_WHAT THE EXERCISE ASKS_: Scan the data, and whenever a line contains "plane", copy it.

++++++++

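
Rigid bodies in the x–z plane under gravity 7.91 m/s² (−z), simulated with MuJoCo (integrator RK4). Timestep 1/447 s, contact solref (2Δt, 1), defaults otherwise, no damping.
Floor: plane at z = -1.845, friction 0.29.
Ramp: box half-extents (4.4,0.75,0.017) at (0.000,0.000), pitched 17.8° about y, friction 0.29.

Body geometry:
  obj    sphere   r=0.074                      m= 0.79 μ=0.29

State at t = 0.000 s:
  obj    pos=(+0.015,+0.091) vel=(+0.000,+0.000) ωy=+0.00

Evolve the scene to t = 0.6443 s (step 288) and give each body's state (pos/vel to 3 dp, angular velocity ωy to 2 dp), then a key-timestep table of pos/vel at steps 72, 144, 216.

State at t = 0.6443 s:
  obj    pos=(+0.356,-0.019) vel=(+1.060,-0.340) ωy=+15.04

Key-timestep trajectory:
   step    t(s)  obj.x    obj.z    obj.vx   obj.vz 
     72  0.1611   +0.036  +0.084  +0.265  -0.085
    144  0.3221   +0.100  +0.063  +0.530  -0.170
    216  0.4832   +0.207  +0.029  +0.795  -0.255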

++++++++

_ANSWER AREA_:
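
Rigid bodies in the x–z plane under gravity 7.91 m/s² (−z), simulated with MuJoCo (integrator RK4). Timestep 1/447 s, contact solref (2Δt, 1), defaults otherwise, no damping.
Floor: plane at z = -1.845, friction 0.29.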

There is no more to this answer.